* Exercise objective *
Please report each line of the data below that contains "What".

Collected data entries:

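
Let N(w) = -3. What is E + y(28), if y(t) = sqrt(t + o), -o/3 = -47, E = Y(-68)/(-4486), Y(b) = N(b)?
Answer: 58321/4486 ≈ 13.001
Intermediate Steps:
Y(b) = -3
E = 3/4486 (E = -3/(-4486) = -3*(-1/4486) = 3/4486 ≈ 0.00066875)
o = 141 (o = -3*(-47) = 141)
y(t) = sqrt(141 + t) (y(t) = sqrt(t + 141) = sqrt(141 + t))
E + y(28) = 3/4486 + sqrt(141 + 28) = 3/4486 + sqrt(169) = 3/4486 + 13 = 58321/4486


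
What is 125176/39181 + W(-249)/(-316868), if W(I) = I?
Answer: 39674024837/12415205108 ≈ 3.1956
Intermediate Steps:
125176/39181 + W(-249)/(-316868) = 125176/39181 - 249/(-316868) = 125176*(1/39181) - 249*(-1/316868) = 125176/39181 + 249/316868 = 39674024837/12415205108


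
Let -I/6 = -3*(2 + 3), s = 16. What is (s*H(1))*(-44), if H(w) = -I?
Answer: 63360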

* Exercise response *
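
Let N(w) = -3. What is E + y(28), if y(t) = sqrt(t + o), -o/3 = -47, E = Y(-68)/(-4486), Y(b) = N(b)?
What is 125176/39181 + W(-249)/(-316868), if W(I) = I?
Let -I/6 = -3*(2 + 3), s = 16. What is (s*H(1))*(-44), if H(w) = -I?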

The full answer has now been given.